— EXERCISE OBJECTIVE —
Restate the entries word for word, omitting nothing.

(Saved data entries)
□ □ □ □ □ □ □
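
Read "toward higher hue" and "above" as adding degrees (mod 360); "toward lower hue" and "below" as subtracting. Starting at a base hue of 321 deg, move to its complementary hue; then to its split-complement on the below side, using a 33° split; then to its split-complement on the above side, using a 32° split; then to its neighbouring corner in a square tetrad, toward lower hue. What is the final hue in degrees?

50°

complement +180°: 321 + 180 = 501 → 501 − 360 = 141°
split-comp 33° ↓ +147°: 141 + 147 = 288°
split-comp 32° ↑ +212°: 288 + 212 = 500 → 500 − 360 = 140°
square ↓ −90°: 140 − 90 = 50°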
□ □ □ □ □ □ □
— ANSWER TO THIS EXERCISE —
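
Read "toward higher hue" and "above" as adding degrees (mod 360); "toward lower hue" and "below" as subtracting. Starting at a base hue of 321 deg, move to its complementary hue; then to its split-complement on the below side, using a 33° split; then to its split-complement on the above side, using a 32° split; then to its neighbouring corner in a square tetrad, toward lower hue. What is the final hue in degrees?

50°

complement +180°: 321 + 180 = 501 → 501 − 360 = 141°
split-comp 33° ↓ +147°: 141 + 147 = 288°
split-comp 32° ↑ +212°: 288 + 212 = 500 → 500 − 360 = 140°
square ↓ −90°: 140 − 90 = 50°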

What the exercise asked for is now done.